● **Task details**:
Could every line of the data be copied out once more, exactly?

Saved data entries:

---*---

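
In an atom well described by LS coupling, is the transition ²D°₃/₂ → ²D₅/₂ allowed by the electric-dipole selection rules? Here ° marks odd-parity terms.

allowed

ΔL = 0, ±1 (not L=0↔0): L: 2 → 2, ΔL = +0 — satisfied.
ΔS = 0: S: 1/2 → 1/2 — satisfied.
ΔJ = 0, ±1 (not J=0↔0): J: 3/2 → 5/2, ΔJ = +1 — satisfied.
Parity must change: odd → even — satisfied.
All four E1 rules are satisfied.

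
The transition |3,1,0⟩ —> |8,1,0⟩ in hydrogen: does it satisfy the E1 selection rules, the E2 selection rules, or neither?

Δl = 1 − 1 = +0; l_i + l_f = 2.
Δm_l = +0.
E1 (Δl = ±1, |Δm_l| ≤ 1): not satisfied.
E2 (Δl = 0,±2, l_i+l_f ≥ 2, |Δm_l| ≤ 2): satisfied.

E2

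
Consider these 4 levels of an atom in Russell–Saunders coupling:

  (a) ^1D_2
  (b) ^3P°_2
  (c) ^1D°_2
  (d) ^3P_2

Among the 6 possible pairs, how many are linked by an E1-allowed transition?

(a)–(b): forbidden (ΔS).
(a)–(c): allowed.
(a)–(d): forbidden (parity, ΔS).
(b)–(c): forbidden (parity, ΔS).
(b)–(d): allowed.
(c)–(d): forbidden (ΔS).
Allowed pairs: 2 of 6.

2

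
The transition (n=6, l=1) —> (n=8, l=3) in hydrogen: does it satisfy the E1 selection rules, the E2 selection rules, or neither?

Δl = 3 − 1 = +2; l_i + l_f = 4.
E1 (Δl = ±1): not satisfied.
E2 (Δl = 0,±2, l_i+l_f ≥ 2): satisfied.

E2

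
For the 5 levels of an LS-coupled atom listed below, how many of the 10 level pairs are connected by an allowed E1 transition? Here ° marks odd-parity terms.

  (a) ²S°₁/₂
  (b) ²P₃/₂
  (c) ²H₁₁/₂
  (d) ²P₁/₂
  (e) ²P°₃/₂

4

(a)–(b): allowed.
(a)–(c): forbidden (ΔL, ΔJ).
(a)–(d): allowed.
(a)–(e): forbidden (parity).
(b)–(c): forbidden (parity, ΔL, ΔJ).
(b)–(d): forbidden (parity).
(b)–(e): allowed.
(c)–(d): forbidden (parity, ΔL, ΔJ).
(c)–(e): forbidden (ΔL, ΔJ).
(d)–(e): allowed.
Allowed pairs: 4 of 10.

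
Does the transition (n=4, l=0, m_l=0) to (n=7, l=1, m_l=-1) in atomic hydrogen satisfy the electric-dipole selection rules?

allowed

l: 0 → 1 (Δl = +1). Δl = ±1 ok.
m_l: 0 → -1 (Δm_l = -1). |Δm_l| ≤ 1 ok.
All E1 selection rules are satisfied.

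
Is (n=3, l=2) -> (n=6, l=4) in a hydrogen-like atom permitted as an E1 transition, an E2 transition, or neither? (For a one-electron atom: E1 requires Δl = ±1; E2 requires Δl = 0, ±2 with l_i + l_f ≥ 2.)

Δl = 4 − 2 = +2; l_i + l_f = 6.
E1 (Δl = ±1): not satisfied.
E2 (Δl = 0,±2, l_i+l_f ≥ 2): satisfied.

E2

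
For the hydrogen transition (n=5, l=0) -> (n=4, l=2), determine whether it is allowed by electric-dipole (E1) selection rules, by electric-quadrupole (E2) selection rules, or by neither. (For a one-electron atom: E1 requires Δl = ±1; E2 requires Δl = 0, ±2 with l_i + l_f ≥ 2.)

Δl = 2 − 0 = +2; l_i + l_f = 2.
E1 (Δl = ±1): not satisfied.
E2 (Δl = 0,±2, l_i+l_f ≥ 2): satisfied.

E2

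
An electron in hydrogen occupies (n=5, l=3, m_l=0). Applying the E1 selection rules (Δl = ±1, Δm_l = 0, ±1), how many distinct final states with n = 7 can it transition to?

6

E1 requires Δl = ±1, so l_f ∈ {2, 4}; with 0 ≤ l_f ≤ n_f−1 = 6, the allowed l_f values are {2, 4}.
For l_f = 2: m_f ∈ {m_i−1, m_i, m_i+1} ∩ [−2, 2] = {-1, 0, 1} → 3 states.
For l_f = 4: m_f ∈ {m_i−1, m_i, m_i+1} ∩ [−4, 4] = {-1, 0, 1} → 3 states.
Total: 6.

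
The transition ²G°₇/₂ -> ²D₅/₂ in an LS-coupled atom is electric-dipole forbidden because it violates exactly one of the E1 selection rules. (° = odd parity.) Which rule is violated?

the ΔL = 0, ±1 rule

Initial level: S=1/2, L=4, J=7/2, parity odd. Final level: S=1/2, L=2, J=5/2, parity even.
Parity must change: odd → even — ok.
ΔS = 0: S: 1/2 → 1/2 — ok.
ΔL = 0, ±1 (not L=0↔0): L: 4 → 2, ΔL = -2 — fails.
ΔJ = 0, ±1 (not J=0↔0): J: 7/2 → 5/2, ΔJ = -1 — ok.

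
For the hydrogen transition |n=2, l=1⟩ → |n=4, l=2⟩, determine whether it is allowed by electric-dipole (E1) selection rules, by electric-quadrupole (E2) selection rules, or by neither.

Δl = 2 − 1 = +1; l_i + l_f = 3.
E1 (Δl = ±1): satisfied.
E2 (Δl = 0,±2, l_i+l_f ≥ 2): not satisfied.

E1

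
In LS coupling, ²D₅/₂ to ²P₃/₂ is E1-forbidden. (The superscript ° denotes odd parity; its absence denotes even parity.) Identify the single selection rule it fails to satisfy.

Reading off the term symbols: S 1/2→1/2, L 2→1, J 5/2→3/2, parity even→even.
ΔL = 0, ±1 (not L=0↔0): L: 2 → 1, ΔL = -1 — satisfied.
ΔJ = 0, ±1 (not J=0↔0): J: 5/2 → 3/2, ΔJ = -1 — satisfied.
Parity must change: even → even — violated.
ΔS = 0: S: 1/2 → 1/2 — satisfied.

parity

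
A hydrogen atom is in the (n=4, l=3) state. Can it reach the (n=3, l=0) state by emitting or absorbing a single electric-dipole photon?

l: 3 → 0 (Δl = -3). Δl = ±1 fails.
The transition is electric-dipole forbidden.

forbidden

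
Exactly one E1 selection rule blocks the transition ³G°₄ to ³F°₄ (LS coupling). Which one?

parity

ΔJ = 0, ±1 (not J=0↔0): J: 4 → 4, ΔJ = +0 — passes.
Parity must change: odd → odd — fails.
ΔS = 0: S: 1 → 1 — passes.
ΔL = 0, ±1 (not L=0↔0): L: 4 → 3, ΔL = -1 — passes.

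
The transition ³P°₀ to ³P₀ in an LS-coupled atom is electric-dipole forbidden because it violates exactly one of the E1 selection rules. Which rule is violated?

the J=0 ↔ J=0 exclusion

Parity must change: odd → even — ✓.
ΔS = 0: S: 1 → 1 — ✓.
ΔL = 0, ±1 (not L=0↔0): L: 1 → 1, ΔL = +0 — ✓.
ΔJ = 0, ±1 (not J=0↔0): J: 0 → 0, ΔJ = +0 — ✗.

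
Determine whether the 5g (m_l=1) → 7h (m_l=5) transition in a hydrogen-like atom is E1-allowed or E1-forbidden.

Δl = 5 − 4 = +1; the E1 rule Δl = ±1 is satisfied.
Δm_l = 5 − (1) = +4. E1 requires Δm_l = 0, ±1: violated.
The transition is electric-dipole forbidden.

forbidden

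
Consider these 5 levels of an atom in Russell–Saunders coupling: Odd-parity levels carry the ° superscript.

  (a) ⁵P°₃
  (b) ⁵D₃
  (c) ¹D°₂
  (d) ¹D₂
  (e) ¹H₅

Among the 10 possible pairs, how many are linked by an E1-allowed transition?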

---*---

● **Solution for this exercise**:
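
In an atom well described by LS coupling, is the transition ²D°₃/₂ → ²D₅/₂ allowed by the electric-dipole selection rules? Here ° marks odd-parity terms.

allowed

ΔL = 0, ±1 (not L=0↔0): L: 2 → 2, ΔL = +0 — satisfied.
ΔS = 0: S: 1/2 → 1/2 — satisfied.
ΔJ = 0, ±1 (not J=0↔0): J: 3/2 → 5/2, ΔJ = +1 — satisfied.
Parity must change: odd → even — satisfied.
All four E1 rules are satisfied.

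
The transition |3,1,0⟩ —> |8,1,0⟩ in hydrogen: does it satisfy the E1 selection rules, the E2 selection rules, or neither?

Δl = 1 − 1 = +0; l_i + l_f = 2.
Δm_l = +0.
E1 (Δl = ±1, |Δm_l| ≤ 1): not satisfied.
E2 (Δl = 0,±2, l_i+l_f ≥ 2, |Δm_l| ≤ 2): satisfied.

E2

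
Consider these 4 levels of an atom in Russell–Saunders coupling:

  (a) ^1D_2
  (b) ^3P°_2
  (c) ^1D°_2
  (d) ^3P_2

Among the 6 possible pairs, how many are linked by an E1-allowed transition?

(a)–(b): forbidden (ΔS).
(a)–(c): allowed.
(a)–(d): forbidden (parity, ΔS).
(b)–(c): forbidden (parity, ΔS).
(b)–(d): allowed.
(c)–(d): forbidden (ΔS).
Allowed pairs: 2 of 6.

2

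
The transition (n=6, l=1) —> (n=8, l=3) in hydrogen: does it satisfy the E1 selection rules, the E2 selection rules, or neither?

Δl = 3 − 1 = +2; l_i + l_f = 4.
E1 (Δl = ±1): not satisfied.
E2 (Δl = 0,±2, l_i+l_f ≥ 2): satisfied.

E2

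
For the 5 levels of an LS-coupled atom listed below, how many of the 10 level pairs are connected by an allowed E1 transition? Here ° marks odd-parity terms.

  (a) ²S°₁/₂
  (b) ²P₃/₂
  (c) ²H₁₁/₂
  (d) ²P₁/₂
  (e) ²P°₃/₂

4

(a)–(b): allowed.
(a)–(c): forbidden (ΔL, ΔJ).
(a)–(d): allowed.
(a)–(e): forbidden (parity).
(b)–(c): forbidden (parity, ΔL, ΔJ).
(b)–(d): forbidden (parity).
(b)–(e): allowed.
(c)–(d): forbidden (parity, ΔL, ΔJ).
(c)–(e): forbidden (ΔL, ΔJ).
(d)–(e): allowed.
Allowed pairs: 4 of 10.

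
Does the transition (n=4, l=0, m_l=0) to (n=7, l=1, m_l=-1) in atomic hydrogen satisfy the electric-dipole selection rules?

allowed

l: 0 → 1 (Δl = +1). Δl = ±1 ok.
m_l: 0 → -1 (Δm_l = -1). |Δm_l| ≤ 1 ok.
All E1 selection rules are satisfied.

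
Is (n=3, l=2) -> (n=6, l=4) in a hydrogen-like atom permitted as an E1 transition, an E2 transition, or neither? (For a one-electron atom: E1 requires Δl = ±1; E2 requires Δl = 0, ±2 with l_i + l_f ≥ 2.)

Δl = 4 − 2 = +2; l_i + l_f = 6.
E1 (Δl = ±1): not satisfied.
E2 (Δl = 0,±2, l_i+l_f ≥ 2): satisfied.

E2

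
For the hydrogen transition (n=5, l=0) -> (n=4, l=2), determine whether it is allowed by electric-dipole (E1) selection rules, by electric-quadrupole (E2) selection rules, or by neither. (For a one-electron atom: E1 requires Δl = ±1; E2 requires Δl = 0, ±2 with l_i + l_f ≥ 2.)

Δl = 2 − 0 = +2; l_i + l_f = 2.
E1 (Δl = ±1): not satisfied.
E2 (Δl = 0,±2, l_i+l_f ≥ 2): satisfied.

E2

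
An electron in hydrogen occupies (n=5, l=3, m_l=0). Applying the E1 selection rules (Δl = ±1, Δm_l = 0, ±1), how many distinct final states with n = 7 can it transition to?

6

E1 requires Δl = ±1, so l_f ∈ {2, 4}; with 0 ≤ l_f ≤ n_f−1 = 6, the allowed l_f values are {2, 4}.
For l_f = 2: m_f ∈ {m_i−1, m_i, m_i+1} ∩ [−2, 2] = {-1, 0, 1} → 3 states.
For l_f = 4: m_f ∈ {m_i−1, m_i, m_i+1} ∩ [−4, 4] = {-1, 0, 1} → 3 states.
Total: 6.

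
The transition ²G°₇/₂ -> ²D₅/₂ in an LS-coupled atom is electric-dipole forbidden because it violates exactly one of the E1 selection rules. (° = odd parity.) Which rule is violated?

the ΔL = 0, ±1 rule

Initial level: S=1/2, L=4, J=7/2, parity odd. Final level: S=1/2, L=2, J=5/2, parity even.
Parity must change: odd → even — ok.
ΔS = 0: S: 1/2 → 1/2 — ok.
ΔL = 0, ±1 (not L=0↔0): L: 4 → 2, ΔL = -2 — fails.
ΔJ = 0, ±1 (not J=0↔0): J: 7/2 → 5/2, ΔJ = -1 — ok.

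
For the hydrogen transition |n=2, l=1⟩ → |n=4, l=2⟩, determine whether it is allowed by electric-dipole (E1) selection rules, by electric-quadrupole (E2) selection rules, or by neither.

Δl = 2 − 1 = +1; l_i + l_f = 3.
E1 (Δl = ±1): satisfied.
E2 (Δl = 0,±2, l_i+l_f ≥ 2): not satisfied.

E1

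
In LS coupling, ²D₅/₂ to ²P₃/₂ is E1-forbidden. (The superscript ° denotes odd parity; its absence denotes even parity.) Identify the single selection rule it fails to satisfy.

Reading off the term symbols: S 1/2→1/2, L 2→1, J 5/2→3/2, parity even→even.
ΔL = 0, ±1 (not L=0↔0): L: 2 → 1, ΔL = -1 — satisfied.
ΔJ = 0, ±1 (not J=0↔0): J: 5/2 → 3/2, ΔJ = -1 — satisfied.
Parity must change: even → even — violated.
ΔS = 0: S: 1/2 → 1/2 — satisfied.

parity

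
A hydrogen atom is in the (n=4, l=3) state. Can it reach the (n=3, l=0) state by emitting or absorbing a single electric-dipole photon?

l: 3 → 0 (Δl = -3). Δl = ±1 fails.
The transition is electric-dipole forbidden.

forbidden

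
Exactly one E1 selection rule blocks the transition ³G°₄ to ³F°₄ (LS coupling). Which one?

parity

ΔJ = 0, ±1 (not J=0↔0): J: 4 → 4, ΔJ = +0 — passes.
Parity must change: odd → odd — fails.
ΔS = 0: S: 1 → 1 — passes.
ΔL = 0, ±1 (not L=0↔0): L: 4 → 3, ΔL = -1 — passes.

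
The transition ³P°₀ to ³P₀ in an LS-coupled atom is electric-dipole forbidden because it violates exactly one of the E1 selection rules. Which rule is violated?

the J=0 ↔ J=0 exclusion

Parity must change: odd → even — ✓.
ΔS = 0: S: 1 → 1 — ✓.
ΔL = 0, ±1 (not L=0↔0): L: 1 → 1, ΔL = +0 — ✓.
ΔJ = 0, ±1 (not J=0↔0): J: 0 → 0, ΔJ = +0 — ✗.

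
Determine whether the 5g (m_l=1) → 7h (m_l=5) transition in a hydrogen-like atom is E1-allowed or E1-forbidden.

Δl = 5 − 4 = +1; the E1 rule Δl = ±1 is satisfied.
Δm_l = 5 − (1) = +4. E1 requires Δm_l = 0, ±1: violated.
The transition is electric-dipole forbidden.

forbidden

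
Consider these 5 levels of an atom in Russell–Saunders coupling: Odd-parity levels carry the ° superscript.

  (a) ⁵P°₃
  (b) ⁵D₃
  (c) ¹D°₂
  (d) ¹D₂
  (e) ¹H₅

Among the 10 possible pairs, how many are linked by an E1-allowed transition?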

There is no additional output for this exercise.